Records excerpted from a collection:
::::::::::
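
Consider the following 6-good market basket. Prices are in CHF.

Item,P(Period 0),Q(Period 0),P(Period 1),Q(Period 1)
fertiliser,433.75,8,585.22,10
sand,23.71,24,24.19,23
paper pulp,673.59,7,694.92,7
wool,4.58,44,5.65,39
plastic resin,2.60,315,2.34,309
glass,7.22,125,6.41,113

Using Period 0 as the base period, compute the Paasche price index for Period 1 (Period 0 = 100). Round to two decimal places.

Paasche price index uses current-period quantities as weights.
ΣP(Period 1)·Q(Period 1) = 585.22×10 + 24.19×23 + 694.92×7 + 5.65×39 + 2.34×309 + 6.41×113 = 5852.2 + 556.37 + 4864.44 + 220.35 + 723.06 + 724.33 = 12940.75
ΣP(Period 0)·Q(Period 1) = 433.75×10 + 23.71×23 + 673.59×7 + 4.58×39 + 2.60×309 + 7.22×113 = 4337.5 + 545.33 + 4715.13 + 178.62 + 803.4 + 815.86 = 11395.84
Index = 12940.75 / 11395.84 × 100 = 113.5568

113.56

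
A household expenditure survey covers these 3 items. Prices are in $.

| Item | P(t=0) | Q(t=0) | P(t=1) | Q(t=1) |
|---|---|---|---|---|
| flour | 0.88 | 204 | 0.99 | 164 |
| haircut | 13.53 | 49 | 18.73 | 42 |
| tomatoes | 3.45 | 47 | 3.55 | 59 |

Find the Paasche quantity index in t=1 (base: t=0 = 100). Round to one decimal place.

90.0

Paasche quantity index uses current-period prices as weights.
ΣP(t=1)·Q(t=1) = 0.99×164 + 18.73×42 + 3.55×59 = 162.36 + 786.66 + 209.45 = 1158.47
ΣP(t=1)·Q(t=0) = 0.99×204 + 18.73×49 + 3.55×47 = 201.96 + 917.77 + 166.85 = 1286.58
Index = 1158.47 / 1286.58 × 100 = 90.0426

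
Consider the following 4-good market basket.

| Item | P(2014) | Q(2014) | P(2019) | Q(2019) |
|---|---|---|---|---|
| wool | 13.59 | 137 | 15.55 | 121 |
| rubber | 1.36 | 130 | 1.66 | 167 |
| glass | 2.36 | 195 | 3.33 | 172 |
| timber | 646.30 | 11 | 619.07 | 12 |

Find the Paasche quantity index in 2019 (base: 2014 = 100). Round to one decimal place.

Paasche quantity index uses current-period prices as weights.
ΣP(2019)·Q(2019) = 15.55×121 + 1.66×167 + 3.33×172 + 619.07×12 = 1881.55 + 277.22 + 572.76 + 7428.84 = 10160.37
ΣP(2019)·Q(2014) = 15.55×137 + 1.66×130 + 3.33×195 + 619.07×11 = 2130.35 + 215.8 + 649.35 + 6809.77 = 9805.27
Index = 10160.37 / 9805.27 × 100 = 103.6215

103.6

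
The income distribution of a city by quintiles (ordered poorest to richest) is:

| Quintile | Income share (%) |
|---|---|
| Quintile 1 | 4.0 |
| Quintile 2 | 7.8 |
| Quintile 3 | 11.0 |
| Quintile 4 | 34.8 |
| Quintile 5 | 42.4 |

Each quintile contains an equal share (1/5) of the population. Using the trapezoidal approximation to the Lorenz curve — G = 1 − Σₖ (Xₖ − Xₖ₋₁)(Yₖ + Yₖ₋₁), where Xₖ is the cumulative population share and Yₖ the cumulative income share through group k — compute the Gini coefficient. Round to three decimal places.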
::::::::::
• Task prompt
Each record above is to be reproduced word for word.

• Output
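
Consider the following 6-good market basket. Prices are in CHF.

Item,P(Period 0),Q(Period 0),P(Period 1),Q(Period 1)
fertiliser,433.75,8,585.22,10
sand,23.71,24,24.19,23
paper pulp,673.59,7,694.92,7
wool,4.58,44,5.65,39
plastic resin,2.60,315,2.34,309
glass,7.22,125,6.41,113

Using Period 0 as the base period, compute the Paasche price index for Period 1 (Period 0 = 100). Round to two decimal places.

Paasche price index uses current-period quantities as weights.
ΣP(Period 1)·Q(Period 1) = 585.22×10 + 24.19×23 + 694.92×7 + 5.65×39 + 2.34×309 + 6.41×113 = 5852.2 + 556.37 + 4864.44 + 220.35 + 723.06 + 724.33 = 12940.75
ΣP(Period 0)·Q(Period 1) = 433.75×10 + 23.71×23 + 673.59×7 + 4.58×39 + 2.60×309 + 7.22×113 = 4337.5 + 545.33 + 4715.13 + 178.62 + 803.4 + 815.86 = 11395.84
Index = 12940.75 / 11395.84 × 100 = 113.5568

113.56

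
A household expenditure survey covers these 3 items. Prices are in $.

| Item | P(t=0) | Q(t=0) | P(t=1) | Q(t=1) |
|---|---|---|---|---|
| flour | 0.88 | 204 | 0.99 | 164 |
| haircut | 13.53 | 49 | 18.73 | 42 |
| tomatoes | 3.45 | 47 | 3.55 | 59 |

Find the Paasche quantity index in t=1 (base: t=0 = 100). Round to one decimal place.

90.0

Paasche quantity index uses current-period prices as weights.
ΣP(t=1)·Q(t=1) = 0.99×164 + 18.73×42 + 3.55×59 = 162.36 + 786.66 + 209.45 = 1158.47
ΣP(t=1)·Q(t=0) = 0.99×204 + 18.73×49 + 3.55×47 = 201.96 + 917.77 + 166.85 = 1286.58
Index = 1158.47 / 1286.58 × 100 = 90.0426

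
Consider the following 4-good market basket.

| Item | P(2014) | Q(2014) | P(2019) | Q(2019) |
|---|---|---|---|---|
| wool | 13.59 | 137 | 15.55 | 121 |
| rubber | 1.36 | 130 | 1.66 | 167 |
| glass | 2.36 | 195 | 3.33 | 172 |
| timber | 646.30 | 11 | 619.07 | 12 |

Find the Paasche quantity index in 2019 (base: 2014 = 100). Round to one decimal place.

Paasche quantity index uses current-period prices as weights.
ΣP(2019)·Q(2019) = 15.55×121 + 1.66×167 + 3.33×172 + 619.07×12 = 1881.55 + 277.22 + 572.76 + 7428.84 = 10160.37
ΣP(2019)·Q(2014) = 15.55×137 + 1.66×130 + 3.33×195 + 619.07×11 = 2130.35 + 215.8 + 649.35 + 6809.77 = 9805.27
Index = 10160.37 / 9805.27 × 100 = 103.6215

103.6

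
The income distribution of a city by quintiles (ordered poorest to richest) is:

| Quintile | Income share (%) |
|---|---|
| Quintile 1 | 4.0 |
| Quintile 2 | 7.8 |
| Quintile 3 | 11.0 |
| Quintile 4 | 34.8 |
| Quintile 5 | 42.4 |

Each quintile contains an equal share (1/5) of the population. Using the trapezoidal approximation to the Lorenz curve — G = 1 − Σₖ (Xₖ − Xₖ₋₁)(Yₖ + Yₖ₋₁), where Xₖ is the cumulative population share and Yₖ the cumulative income share through group k — compute the Gini coefficient. Round to three decimal places.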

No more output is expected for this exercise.